→ **Exercise prompt**
In full and without change, repeat the records shown below.

(Stored data entries)
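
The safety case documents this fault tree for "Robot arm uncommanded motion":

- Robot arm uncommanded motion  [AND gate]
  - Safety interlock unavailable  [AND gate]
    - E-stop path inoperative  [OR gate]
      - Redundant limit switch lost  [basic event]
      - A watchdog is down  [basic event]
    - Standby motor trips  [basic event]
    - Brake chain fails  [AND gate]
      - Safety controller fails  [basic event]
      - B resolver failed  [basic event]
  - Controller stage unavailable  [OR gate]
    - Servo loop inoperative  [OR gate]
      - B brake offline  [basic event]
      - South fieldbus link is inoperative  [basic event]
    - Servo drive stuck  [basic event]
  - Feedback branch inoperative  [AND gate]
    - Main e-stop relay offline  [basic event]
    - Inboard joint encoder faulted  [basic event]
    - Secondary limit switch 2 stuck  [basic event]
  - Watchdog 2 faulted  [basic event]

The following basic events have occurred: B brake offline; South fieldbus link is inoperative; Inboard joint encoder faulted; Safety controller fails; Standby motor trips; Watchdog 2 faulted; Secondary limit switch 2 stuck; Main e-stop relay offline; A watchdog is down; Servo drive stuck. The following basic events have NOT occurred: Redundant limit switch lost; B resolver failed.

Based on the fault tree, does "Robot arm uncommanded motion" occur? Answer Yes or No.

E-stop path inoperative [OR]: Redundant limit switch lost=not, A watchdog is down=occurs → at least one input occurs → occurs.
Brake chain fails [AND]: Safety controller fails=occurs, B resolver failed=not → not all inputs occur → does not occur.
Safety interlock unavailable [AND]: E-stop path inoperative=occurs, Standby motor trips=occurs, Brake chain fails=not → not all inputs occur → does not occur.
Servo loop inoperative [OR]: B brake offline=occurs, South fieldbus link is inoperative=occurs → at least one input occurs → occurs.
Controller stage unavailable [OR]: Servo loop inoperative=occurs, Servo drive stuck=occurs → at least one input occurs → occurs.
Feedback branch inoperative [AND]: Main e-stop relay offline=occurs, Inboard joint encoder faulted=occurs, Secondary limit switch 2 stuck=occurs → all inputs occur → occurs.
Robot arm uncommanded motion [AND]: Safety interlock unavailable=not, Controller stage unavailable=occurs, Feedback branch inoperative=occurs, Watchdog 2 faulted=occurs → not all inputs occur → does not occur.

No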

→ **Completed task**
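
The safety case documents this fault tree for "Robot arm uncommanded motion":

- Robot arm uncommanded motion  [AND gate]
  - Safety interlock unavailable  [AND gate]
    - E-stop path inoperative  [OR gate]
      - Redundant limit switch lost  [basic event]
      - A watchdog is down  [basic event]
    - Standby motor trips  [basic event]
    - Brake chain fails  [AND gate]
      - Safety controller fails  [basic event]
      - B resolver failed  [basic event]
  - Controller stage unavailable  [OR gate]
    - Servo loop inoperative  [OR gate]
      - B brake offline  [basic event]
      - South fieldbus link is inoperative  [basic event]
    - Servo drive stuck  [basic event]
  - Feedback branch inoperative  [AND gate]
    - Main e-stop relay offline  [basic event]
    - Inboard joint encoder faulted  [basic event]
    - Secondary limit switch 2 stuck  [basic event]
  - Watchdog 2 faulted  [basic event]

The following basic events have occurred: B brake offline; South fieldbus link is inoperative; Inboard joint encoder faulted; Safety controller fails; Standby motor trips; Watchdog 2 faulted; Secondary limit switch 2 stuck; Main e-stop relay offline; A watchdog is down; Servo drive stuck. The following basic events have NOT occurred: Redundant limit switch lost; B resolver failed.

Based on the fault tree, does "Robot arm uncommanded motion" occur? Answer Yes or No.

E-stop path inoperative [OR]: Redundant limit switch lost=not, A watchdog is down=occurs → at least one input occurs → occurs.
Brake chain fails [AND]: Safety controller fails=occurs, B resolver failed=not → not all inputs occur → does not occur.
Safety interlock unavailable [AND]: E-stop path inoperative=occurs, Standby motor trips=occurs, Brake chain fails=not → not all inputs occur → does not occur.
Servo loop inoperative [OR]: B brake offline=occurs, South fieldbus link is inoperative=occurs → at least one input occurs → occurs.
Controller stage unavailable [OR]: Servo loop inoperative=occurs, Servo drive stuck=occurs → at least one input occurs → occurs.
Feedback branch inoperative [AND]: Main e-stop relay offline=occurs, Inboard joint encoder faulted=occurs, Secondary limit switch 2 stuck=occurs → all inputs occur → occurs.
Robot arm uncommanded motion [AND]: Safety interlock unavailable=not, Controller stage unavailable=occurs, Feedback branch inoperative=occurs, Watchdog 2 faulted=occurs → not all inputs occur → does not occur.

No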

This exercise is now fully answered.